PROBLEM TO SOLVE.
Using the records that appear below, write out exactly the lines from the one with "N2' = 0.755N2[1 - (N2 + 1.29N1)/150]" through the one with "Anchovies (V) and", keeping both end lines.

(Saved data entries)
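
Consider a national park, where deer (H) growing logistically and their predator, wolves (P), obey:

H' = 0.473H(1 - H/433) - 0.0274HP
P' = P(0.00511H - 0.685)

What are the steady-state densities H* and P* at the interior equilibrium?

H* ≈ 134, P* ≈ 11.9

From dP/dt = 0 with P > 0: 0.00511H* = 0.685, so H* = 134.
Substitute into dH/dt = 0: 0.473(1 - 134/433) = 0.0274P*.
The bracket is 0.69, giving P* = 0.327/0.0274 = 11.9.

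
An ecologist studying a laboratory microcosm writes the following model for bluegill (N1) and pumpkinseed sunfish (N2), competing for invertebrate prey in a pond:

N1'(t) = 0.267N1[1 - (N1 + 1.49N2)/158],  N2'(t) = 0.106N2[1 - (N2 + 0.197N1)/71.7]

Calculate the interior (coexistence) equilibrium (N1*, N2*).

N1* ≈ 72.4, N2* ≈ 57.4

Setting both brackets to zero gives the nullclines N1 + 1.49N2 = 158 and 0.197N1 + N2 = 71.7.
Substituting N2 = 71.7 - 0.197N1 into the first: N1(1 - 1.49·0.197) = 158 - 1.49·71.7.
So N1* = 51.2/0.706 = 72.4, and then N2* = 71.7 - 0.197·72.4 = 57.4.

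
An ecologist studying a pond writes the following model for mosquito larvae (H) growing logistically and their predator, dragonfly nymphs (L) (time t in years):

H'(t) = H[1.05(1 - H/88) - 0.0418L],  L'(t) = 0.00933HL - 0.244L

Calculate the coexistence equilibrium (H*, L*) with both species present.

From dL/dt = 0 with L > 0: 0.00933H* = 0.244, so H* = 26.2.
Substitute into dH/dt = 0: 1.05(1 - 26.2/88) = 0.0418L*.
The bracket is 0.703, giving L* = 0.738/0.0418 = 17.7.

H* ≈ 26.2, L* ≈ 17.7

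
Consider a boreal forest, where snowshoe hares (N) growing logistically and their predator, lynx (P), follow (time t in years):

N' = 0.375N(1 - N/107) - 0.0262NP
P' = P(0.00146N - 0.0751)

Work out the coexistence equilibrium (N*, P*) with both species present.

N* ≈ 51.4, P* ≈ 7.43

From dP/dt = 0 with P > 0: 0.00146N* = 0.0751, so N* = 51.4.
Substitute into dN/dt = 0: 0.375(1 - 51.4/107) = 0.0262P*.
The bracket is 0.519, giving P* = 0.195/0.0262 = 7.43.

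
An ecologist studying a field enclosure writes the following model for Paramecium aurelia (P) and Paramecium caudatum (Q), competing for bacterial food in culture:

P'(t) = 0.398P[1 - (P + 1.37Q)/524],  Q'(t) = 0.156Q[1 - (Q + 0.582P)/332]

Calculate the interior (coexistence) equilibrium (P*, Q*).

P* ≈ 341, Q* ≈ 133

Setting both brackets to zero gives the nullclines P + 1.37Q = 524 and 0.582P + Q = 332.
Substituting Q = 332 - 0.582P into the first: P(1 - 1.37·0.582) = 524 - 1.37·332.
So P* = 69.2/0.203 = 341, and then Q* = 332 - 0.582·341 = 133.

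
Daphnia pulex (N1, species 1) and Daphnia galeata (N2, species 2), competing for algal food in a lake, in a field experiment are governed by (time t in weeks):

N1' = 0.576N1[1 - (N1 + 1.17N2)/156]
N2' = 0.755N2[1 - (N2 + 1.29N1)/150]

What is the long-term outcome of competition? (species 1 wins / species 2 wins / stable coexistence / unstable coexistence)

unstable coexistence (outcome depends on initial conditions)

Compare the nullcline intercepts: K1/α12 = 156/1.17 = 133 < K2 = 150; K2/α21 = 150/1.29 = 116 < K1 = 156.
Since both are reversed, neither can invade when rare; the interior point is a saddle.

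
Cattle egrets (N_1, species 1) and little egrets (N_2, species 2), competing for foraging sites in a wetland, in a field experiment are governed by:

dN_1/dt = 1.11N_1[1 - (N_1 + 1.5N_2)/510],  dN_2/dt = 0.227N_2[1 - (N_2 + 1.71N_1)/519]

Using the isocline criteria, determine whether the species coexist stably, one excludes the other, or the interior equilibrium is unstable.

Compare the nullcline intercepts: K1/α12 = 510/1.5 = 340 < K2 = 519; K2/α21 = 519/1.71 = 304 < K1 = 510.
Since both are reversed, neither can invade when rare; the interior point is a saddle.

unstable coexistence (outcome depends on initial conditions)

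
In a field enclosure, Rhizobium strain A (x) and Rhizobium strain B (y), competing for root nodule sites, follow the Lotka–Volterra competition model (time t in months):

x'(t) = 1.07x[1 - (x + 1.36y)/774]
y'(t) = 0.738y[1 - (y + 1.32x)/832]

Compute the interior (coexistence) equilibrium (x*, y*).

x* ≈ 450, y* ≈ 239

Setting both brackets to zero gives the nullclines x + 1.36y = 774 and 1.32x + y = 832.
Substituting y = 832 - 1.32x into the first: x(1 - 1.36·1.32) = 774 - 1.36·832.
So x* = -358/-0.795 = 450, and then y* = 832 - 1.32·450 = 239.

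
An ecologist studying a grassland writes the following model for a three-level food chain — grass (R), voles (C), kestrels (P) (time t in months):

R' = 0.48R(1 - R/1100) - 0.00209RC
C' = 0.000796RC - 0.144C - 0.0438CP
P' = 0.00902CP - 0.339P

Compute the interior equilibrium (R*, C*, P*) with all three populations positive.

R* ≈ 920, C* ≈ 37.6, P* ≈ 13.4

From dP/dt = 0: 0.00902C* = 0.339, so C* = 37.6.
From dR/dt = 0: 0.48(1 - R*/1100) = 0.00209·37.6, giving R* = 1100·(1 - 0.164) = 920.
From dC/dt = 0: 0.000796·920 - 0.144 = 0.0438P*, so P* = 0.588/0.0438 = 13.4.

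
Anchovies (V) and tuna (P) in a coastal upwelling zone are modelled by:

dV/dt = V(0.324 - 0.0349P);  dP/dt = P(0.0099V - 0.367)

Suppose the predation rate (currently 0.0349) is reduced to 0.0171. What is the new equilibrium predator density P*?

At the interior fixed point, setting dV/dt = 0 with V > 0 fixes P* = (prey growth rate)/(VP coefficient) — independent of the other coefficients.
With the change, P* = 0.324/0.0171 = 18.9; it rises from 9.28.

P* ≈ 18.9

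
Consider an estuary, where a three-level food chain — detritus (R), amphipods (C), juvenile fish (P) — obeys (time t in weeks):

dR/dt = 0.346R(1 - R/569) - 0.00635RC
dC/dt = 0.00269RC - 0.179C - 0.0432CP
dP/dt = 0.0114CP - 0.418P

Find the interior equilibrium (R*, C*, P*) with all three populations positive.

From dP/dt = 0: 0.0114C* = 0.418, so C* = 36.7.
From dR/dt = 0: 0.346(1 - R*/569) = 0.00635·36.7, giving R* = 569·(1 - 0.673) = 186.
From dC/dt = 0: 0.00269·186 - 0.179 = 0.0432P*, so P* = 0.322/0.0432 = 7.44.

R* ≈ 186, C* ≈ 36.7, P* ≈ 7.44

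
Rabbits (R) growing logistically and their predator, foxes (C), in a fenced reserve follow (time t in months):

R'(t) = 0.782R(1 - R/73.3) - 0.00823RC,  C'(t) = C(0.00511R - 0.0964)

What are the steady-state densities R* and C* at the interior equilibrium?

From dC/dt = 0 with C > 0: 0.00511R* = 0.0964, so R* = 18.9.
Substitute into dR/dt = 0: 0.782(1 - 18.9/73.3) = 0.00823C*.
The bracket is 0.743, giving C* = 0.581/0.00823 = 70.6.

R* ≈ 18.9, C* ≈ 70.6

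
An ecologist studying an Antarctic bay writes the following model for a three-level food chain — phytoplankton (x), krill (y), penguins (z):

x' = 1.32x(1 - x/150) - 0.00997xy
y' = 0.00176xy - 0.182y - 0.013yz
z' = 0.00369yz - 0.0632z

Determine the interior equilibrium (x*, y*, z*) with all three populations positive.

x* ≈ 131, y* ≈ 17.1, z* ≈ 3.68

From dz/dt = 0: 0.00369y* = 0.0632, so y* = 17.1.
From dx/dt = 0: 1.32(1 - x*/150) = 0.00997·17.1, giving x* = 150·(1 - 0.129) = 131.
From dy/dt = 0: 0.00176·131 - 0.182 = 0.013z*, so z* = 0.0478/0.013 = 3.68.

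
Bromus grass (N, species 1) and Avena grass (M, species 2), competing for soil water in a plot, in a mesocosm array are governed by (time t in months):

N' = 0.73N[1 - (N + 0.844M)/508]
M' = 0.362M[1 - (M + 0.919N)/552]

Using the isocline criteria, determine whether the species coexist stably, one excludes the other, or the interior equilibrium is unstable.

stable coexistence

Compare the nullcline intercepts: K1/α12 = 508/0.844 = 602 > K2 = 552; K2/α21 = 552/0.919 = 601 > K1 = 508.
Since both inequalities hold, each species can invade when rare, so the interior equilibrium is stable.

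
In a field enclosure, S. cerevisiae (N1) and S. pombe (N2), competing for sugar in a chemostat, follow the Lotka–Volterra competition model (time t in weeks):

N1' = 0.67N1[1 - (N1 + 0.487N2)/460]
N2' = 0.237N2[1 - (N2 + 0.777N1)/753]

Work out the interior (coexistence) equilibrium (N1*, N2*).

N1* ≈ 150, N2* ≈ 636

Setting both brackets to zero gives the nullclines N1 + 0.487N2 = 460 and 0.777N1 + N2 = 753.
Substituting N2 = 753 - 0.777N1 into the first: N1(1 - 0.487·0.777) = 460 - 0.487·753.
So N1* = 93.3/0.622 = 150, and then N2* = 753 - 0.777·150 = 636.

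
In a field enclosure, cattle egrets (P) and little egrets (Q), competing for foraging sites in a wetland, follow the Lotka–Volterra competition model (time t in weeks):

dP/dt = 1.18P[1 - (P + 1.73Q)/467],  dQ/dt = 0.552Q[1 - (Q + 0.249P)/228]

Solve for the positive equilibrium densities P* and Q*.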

COMPLETED EXERCISE.
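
N2' = 0.755N2[1 - (N2 + 1.29N1)/150]

What is the long-term outcome of competition? (species 1 wins / species 2 wins / stable coexistence / unstable coexistence)

unstable coexistence (outcome depends on initial conditions)

Compare the nullcline intercepts: K1/α12 = 156/1.17 = 133 < K2 = 150; K2/α21 = 150/1.29 = 116 < K1 = 156.
Since both are reversed, neither can invade when rare; the interior point is a saddle.

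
Cattle egrets (N_1, species 1) and little egrets (N_2, species 2), competing for foraging sites in a wetland, in a field experiment are governed by:

dN_1/dt = 1.11N_1[1 - (N_1 + 1.5N_2)/510],  dN_2/dt = 0.227N_2[1 - (N_2 + 1.71N_1)/519]

Using the isocline criteria, determine whether the species coexist stably, one excludes the other, or the interior equilibrium is unstable.

Compare the nullcline intercepts: K1/α12 = 510/1.5 = 340 < K2 = 519; K2/α21 = 519/1.71 = 304 < K1 = 510.
Since both are reversed, neither can invade when rare; the interior point is a saddle.

unstable coexistence (outcome depends on initial conditions)

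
In a field enclosure, Rhizobium strain A (x) and Rhizobium strain B (y), competing for root nodule sites, follow the Lotka–Volterra competition model (time t in months):

x'(t) = 1.07x[1 - (x + 1.36y)/774]
y'(t) = 0.738y[1 - (y + 1.32x)/832]

Compute the interior (coexistence) equilibrium (x*, y*).

x* ≈ 450, y* ≈ 239

Setting both brackets to zero gives the nullclines x + 1.36y = 774 and 1.32x + y = 832.
Substituting y = 832 - 1.32x into the first: x(1 - 1.36·1.32) = 774 - 1.36·832.
So x* = -358/-0.795 = 450, and then y* = 832 - 1.32·450 = 239.

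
An ecologist studying a grassland writes the following model for a three-level food chain — grass (R), voles (C), kestrels (P) (time t in months):

R' = 0.48R(1 - R/1100) - 0.00209RC
C' = 0.000796RC - 0.144C - 0.0438CP
P' = 0.00902CP - 0.339P

Compute the interior equilibrium (R*, C*, P*) with all three populations positive.

R* ≈ 920, C* ≈ 37.6, P* ≈ 13.4

From dP/dt = 0: 0.00902C* = 0.339, so C* = 37.6.
From dR/dt = 0: 0.48(1 - R*/1100) = 0.00209·37.6, giving R* = 1100·(1 - 0.164) = 920.
From dC/dt = 0: 0.000796·920 - 0.144 = 0.0438P*, so P* = 0.588/0.0438 = 13.4.

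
Anchovies (V) and tuna (P) in a coastal upwelling zone are modelled by: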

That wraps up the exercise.